[TASK ITEM]
Take the material below from its first line through the line containing "0x3C13639 (kernel mode)" and, please, write those lines again exactly.

[DATASET CONTENT]
***

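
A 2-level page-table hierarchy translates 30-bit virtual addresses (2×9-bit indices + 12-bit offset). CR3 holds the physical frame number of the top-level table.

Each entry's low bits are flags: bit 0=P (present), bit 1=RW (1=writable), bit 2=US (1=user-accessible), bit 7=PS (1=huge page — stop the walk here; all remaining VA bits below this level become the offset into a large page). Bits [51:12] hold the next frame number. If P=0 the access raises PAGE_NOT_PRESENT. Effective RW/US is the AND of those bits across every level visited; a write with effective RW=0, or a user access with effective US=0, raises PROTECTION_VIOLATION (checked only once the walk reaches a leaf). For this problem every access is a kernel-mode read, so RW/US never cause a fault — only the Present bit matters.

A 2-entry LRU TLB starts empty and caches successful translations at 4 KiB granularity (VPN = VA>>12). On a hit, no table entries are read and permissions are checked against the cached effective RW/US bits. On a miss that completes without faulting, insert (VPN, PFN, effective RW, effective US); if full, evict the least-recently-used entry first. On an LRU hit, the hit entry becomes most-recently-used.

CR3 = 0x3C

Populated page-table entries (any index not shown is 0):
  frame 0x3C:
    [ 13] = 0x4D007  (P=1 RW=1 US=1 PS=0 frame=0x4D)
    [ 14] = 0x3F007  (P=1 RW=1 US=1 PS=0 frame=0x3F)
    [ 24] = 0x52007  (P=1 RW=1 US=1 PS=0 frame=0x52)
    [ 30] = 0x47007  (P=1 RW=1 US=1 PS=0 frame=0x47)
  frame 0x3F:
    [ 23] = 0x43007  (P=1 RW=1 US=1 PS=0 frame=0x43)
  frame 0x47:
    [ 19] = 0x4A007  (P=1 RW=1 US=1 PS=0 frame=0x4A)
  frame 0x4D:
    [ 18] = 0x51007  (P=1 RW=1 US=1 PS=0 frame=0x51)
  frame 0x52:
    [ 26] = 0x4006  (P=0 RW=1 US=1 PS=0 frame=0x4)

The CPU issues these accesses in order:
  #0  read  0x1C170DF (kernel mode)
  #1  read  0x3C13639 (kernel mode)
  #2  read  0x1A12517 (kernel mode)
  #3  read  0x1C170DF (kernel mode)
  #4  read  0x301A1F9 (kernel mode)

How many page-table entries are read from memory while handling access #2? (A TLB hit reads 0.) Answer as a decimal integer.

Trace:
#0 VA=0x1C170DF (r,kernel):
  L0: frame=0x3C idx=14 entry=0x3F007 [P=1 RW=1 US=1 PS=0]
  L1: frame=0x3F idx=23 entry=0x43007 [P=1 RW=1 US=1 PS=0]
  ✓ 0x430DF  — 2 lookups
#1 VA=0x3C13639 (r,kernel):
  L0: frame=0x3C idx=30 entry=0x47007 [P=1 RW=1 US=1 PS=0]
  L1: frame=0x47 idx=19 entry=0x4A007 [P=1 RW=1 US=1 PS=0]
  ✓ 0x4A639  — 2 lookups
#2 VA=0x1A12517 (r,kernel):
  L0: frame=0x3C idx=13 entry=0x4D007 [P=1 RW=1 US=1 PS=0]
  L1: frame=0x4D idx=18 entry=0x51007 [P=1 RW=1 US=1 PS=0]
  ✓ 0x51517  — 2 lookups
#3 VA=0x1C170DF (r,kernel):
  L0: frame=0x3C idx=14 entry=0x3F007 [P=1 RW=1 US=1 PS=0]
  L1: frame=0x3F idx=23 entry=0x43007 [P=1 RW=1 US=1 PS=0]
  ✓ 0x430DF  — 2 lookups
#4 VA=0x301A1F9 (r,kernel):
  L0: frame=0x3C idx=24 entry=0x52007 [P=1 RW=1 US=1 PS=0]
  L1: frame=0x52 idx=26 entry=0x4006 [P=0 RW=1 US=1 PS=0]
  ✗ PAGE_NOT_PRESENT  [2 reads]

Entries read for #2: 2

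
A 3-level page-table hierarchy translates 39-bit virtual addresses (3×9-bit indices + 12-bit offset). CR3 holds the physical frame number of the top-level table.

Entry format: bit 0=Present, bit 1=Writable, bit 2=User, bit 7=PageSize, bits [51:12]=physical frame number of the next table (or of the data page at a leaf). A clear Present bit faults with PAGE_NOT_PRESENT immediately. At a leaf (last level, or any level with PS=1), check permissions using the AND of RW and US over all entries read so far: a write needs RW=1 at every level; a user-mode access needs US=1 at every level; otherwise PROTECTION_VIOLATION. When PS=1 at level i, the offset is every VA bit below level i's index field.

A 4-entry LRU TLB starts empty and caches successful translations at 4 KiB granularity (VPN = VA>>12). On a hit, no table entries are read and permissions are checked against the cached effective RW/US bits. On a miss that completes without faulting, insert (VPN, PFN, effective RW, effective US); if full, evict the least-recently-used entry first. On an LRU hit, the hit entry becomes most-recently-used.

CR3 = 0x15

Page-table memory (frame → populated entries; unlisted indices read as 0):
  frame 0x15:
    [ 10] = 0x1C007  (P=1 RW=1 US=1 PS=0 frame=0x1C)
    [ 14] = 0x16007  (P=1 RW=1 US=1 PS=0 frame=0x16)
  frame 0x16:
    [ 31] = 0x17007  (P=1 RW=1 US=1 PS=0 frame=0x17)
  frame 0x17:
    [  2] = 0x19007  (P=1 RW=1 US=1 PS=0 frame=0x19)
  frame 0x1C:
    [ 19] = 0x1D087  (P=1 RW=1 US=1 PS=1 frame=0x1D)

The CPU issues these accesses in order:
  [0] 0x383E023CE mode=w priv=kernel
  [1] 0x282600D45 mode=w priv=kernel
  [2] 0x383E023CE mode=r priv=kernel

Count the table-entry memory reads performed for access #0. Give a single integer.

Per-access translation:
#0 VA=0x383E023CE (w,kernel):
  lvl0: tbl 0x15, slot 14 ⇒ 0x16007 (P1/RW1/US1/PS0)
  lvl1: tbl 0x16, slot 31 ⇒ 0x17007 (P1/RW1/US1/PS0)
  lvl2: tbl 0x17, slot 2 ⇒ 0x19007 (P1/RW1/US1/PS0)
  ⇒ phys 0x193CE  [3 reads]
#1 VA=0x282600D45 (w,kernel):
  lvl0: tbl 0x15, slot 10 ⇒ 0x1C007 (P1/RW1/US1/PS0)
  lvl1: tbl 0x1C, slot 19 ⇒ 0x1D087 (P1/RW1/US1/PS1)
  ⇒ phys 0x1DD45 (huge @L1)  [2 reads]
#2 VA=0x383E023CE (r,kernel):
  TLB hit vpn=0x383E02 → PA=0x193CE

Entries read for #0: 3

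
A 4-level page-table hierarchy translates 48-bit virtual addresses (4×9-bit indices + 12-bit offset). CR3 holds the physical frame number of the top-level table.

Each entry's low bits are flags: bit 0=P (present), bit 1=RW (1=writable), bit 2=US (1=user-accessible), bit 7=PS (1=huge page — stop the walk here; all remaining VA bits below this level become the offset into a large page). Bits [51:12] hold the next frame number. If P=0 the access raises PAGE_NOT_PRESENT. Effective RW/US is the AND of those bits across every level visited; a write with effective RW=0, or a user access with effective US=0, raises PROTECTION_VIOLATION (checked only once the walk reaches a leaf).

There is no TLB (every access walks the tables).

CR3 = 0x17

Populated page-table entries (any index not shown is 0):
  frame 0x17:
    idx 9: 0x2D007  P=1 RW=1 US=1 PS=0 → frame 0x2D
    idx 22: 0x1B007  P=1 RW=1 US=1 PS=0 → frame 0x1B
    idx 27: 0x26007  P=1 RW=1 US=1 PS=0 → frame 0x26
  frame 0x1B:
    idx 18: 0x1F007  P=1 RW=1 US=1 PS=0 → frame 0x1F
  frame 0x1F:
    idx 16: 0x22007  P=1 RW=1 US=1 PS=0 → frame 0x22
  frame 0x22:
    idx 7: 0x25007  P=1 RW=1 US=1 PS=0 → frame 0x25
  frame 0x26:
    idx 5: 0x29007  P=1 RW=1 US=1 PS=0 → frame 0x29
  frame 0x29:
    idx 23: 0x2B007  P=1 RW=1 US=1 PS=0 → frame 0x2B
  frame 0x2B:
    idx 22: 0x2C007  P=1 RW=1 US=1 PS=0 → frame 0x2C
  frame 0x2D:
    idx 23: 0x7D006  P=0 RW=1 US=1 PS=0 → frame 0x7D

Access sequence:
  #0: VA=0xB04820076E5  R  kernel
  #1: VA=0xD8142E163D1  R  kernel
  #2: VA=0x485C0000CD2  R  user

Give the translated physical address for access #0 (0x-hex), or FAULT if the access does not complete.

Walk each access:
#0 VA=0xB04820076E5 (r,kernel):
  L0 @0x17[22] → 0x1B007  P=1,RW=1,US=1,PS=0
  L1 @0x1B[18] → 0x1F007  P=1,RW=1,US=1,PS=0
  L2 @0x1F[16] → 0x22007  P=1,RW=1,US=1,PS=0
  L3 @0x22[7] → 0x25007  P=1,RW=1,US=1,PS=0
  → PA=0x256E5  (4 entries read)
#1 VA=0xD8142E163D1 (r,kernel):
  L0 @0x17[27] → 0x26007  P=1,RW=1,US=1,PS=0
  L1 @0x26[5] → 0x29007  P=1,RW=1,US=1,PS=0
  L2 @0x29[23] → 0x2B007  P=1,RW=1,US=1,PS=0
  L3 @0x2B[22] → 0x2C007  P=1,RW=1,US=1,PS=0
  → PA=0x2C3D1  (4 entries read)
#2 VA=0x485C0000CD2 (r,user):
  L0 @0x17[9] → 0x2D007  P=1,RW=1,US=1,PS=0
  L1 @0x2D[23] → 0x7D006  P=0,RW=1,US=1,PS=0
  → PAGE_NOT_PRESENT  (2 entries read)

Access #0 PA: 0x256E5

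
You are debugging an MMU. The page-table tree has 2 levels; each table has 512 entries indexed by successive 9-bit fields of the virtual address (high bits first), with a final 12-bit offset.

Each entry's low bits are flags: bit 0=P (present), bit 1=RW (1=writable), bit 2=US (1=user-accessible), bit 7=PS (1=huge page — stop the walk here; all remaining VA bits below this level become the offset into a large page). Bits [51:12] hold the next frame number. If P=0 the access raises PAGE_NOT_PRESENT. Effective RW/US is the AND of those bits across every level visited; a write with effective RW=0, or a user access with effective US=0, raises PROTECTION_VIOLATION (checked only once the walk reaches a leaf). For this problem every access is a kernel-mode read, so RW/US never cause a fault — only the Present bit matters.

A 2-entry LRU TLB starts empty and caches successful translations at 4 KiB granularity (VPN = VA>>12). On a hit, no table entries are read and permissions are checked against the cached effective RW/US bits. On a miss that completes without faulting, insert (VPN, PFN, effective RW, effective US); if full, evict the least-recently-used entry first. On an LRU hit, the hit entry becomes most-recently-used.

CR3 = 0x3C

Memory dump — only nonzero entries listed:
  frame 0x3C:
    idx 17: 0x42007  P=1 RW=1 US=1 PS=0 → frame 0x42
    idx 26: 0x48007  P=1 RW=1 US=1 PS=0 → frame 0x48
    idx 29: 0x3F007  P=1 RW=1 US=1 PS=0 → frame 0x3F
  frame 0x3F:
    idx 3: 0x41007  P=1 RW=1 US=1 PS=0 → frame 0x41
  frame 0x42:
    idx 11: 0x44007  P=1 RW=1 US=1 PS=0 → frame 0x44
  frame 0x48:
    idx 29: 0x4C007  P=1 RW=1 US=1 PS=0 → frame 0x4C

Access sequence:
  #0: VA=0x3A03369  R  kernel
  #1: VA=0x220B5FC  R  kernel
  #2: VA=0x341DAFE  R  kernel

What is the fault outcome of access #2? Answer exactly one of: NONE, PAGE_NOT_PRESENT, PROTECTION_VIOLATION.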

***

[RESPONSE AREA]
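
A 2-level page-table hierarchy translates 30-bit virtual addresses (2×9-bit indices + 12-bit offset). CR3 holds the physical frame number of the top-level table.

Each entry's low bits are flags: bit 0=P (present), bit 1=RW (1=writable), bit 2=US (1=user-accessible), bit 7=PS (1=huge page — stop the walk here; all remaining VA bits below this level become the offset into a large page). Bits [51:12] hold the next frame number. If P=0 the access raises PAGE_NOT_PRESENT. Effective RW/US is the AND of those bits across every level visited; a write with effective RW=0, or a user access with effective US=0, raises PROTECTION_VIOLATION (checked only once the walk reaches a leaf). For this problem every access is a kernel-mode read, so RW/US never cause a fault — only the Present bit matters.

A 2-entry LRU TLB starts empty and caches successful translations at 4 KiB granularity (VPN = VA>>12). On a hit, no table entries are read and permissions are checked against the cached effective RW/US bits. On a miss that completes without faulting, insert (VPN, PFN, effective RW, effective US); if full, evict the least-recently-used entry first. On an LRU hit, the hit entry becomes most-recently-used.

CR3 = 0x3C

Populated page-table entries (any index not shown is 0):
  frame 0x3C:
    [ 13] = 0x4D007  (P=1 RW=1 US=1 PS=0 frame=0x4D)
    [ 14] = 0x3F007  (P=1 RW=1 US=1 PS=0 frame=0x3F)
    [ 24] = 0x52007  (P=1 RW=1 US=1 PS=0 frame=0x52)
    [ 30] = 0x47007  (P=1 RW=1 US=1 PS=0 frame=0x47)
  frame 0x3F:
    [ 23] = 0x43007  (P=1 RW=1 US=1 PS=0 frame=0x43)
  frame 0x47:
    [ 19] = 0x4A007  (P=1 RW=1 US=1 PS=0 frame=0x4A)
  frame 0x4D:
    [ 18] = 0x51007  (P=1 RW=1 US=1 PS=0 frame=0x51)
  frame 0x52:
    [ 26] = 0x4006  (P=0 RW=1 US=1 PS=0 frame=0x4)

The CPU issues these accesses in order:
  #0  read  0x1C170DF (kernel mode)
  #1  read  0x3C13639 (kernel mode)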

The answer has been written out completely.